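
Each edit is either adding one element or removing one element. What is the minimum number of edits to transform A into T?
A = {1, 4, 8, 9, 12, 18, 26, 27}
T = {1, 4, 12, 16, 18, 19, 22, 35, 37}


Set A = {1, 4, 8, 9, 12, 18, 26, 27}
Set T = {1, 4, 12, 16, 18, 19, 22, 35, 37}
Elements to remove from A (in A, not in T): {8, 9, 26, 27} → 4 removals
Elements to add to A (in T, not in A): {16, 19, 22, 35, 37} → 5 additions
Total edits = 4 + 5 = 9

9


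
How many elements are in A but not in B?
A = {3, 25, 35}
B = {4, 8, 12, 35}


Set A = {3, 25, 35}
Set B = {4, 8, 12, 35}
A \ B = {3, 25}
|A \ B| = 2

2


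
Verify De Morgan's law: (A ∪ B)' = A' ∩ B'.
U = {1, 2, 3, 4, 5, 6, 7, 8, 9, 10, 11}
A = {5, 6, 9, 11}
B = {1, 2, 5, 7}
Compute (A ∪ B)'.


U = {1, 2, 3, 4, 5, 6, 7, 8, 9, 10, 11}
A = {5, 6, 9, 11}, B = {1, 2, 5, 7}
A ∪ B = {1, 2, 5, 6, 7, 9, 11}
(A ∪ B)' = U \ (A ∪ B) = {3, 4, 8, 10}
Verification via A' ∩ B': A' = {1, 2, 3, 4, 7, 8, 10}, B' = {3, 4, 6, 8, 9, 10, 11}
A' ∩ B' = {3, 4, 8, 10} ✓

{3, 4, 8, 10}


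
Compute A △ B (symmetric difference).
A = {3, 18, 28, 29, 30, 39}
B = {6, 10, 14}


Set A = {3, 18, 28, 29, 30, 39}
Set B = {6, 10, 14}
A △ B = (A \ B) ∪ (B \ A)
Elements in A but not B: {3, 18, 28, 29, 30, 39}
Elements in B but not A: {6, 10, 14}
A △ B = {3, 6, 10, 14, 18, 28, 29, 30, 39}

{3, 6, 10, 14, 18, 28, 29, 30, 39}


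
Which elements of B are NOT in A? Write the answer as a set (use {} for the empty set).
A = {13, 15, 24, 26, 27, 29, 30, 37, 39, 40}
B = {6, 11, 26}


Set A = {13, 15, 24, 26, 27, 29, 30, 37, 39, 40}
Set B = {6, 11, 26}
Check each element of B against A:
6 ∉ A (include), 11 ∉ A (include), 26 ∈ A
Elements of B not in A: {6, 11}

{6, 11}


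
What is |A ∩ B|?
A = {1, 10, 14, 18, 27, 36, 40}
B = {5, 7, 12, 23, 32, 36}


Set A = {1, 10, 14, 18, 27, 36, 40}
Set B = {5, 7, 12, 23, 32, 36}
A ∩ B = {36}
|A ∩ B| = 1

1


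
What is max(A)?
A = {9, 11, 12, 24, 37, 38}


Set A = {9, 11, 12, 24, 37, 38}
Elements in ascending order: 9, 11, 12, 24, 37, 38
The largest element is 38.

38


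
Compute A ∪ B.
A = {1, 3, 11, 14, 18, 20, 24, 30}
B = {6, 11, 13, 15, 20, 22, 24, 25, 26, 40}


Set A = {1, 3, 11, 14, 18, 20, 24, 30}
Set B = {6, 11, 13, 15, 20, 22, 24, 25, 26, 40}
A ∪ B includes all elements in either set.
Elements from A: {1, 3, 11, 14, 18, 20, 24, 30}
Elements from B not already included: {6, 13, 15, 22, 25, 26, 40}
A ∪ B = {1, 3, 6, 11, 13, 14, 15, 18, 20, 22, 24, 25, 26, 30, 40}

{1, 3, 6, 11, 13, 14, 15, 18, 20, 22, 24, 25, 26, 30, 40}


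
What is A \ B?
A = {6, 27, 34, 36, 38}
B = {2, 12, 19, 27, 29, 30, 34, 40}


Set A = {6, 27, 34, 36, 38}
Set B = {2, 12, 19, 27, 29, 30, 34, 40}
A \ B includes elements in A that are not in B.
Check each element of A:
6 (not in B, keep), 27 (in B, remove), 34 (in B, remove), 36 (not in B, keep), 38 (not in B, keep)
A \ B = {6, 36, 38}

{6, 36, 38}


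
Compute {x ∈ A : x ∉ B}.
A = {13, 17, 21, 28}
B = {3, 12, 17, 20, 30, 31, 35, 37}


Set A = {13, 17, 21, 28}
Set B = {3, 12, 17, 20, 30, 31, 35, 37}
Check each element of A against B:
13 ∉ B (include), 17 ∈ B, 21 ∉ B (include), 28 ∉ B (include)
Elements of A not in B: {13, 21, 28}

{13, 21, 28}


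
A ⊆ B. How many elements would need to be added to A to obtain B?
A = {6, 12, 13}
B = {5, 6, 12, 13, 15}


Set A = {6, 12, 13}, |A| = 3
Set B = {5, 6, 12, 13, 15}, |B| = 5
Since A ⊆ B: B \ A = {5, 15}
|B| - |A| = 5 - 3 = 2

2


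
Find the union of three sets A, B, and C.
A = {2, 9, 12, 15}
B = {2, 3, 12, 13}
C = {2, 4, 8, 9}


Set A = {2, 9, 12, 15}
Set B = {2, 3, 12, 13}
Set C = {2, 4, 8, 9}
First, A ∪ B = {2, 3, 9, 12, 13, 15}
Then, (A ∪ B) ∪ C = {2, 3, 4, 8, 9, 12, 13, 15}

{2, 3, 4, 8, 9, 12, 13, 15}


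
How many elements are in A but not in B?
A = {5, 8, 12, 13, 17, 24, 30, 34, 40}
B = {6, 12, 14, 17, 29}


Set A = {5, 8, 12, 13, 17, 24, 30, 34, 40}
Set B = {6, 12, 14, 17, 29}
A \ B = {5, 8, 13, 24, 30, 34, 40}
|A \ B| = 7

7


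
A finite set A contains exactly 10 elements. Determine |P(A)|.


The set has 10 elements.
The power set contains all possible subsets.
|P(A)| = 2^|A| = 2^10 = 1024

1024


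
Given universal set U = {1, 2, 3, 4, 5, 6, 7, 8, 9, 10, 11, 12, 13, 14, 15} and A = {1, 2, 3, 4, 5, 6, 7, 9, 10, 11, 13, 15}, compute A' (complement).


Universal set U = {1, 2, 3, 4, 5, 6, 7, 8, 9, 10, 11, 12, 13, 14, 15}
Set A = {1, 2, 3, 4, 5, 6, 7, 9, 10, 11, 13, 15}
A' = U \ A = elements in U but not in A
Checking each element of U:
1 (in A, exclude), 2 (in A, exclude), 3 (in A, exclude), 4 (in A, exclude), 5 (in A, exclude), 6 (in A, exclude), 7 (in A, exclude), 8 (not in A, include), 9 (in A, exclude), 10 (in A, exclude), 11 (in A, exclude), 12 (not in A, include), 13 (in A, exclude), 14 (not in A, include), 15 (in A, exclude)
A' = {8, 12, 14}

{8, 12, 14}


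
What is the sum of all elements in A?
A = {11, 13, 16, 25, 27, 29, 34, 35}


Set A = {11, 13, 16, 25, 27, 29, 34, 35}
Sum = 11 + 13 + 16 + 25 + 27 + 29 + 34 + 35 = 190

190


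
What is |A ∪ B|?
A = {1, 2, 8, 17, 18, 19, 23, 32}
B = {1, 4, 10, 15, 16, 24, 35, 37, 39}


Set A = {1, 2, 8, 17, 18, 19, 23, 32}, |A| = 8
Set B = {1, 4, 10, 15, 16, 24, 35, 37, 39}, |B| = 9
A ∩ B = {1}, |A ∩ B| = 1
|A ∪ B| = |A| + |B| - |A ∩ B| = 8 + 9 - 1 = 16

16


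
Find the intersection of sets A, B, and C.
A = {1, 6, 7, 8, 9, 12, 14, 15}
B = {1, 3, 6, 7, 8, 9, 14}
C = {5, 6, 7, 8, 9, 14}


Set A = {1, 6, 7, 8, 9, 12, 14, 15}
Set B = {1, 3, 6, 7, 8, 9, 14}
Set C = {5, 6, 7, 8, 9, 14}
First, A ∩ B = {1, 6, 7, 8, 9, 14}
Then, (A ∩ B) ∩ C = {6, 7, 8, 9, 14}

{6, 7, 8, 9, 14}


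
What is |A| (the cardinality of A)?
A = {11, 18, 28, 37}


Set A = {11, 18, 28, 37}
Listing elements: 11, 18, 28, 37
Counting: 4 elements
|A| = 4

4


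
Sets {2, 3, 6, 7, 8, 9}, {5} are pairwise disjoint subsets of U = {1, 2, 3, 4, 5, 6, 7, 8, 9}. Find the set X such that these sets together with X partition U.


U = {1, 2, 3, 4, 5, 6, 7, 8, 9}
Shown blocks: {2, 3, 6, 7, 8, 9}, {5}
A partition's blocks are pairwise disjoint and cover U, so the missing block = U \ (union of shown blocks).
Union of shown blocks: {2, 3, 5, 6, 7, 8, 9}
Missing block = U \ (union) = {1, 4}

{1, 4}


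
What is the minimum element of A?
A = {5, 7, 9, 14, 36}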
*-*-*
- _DIRECTIONS FOR THIS TASK_: Go through the material above and return each line that holds the word "minimum".

- _ANSWER TO THE EXERCISE_:
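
Each edit is either adding one element or removing one element. What is the minimum number of edits to transform A into T?
What is the minimum element of A?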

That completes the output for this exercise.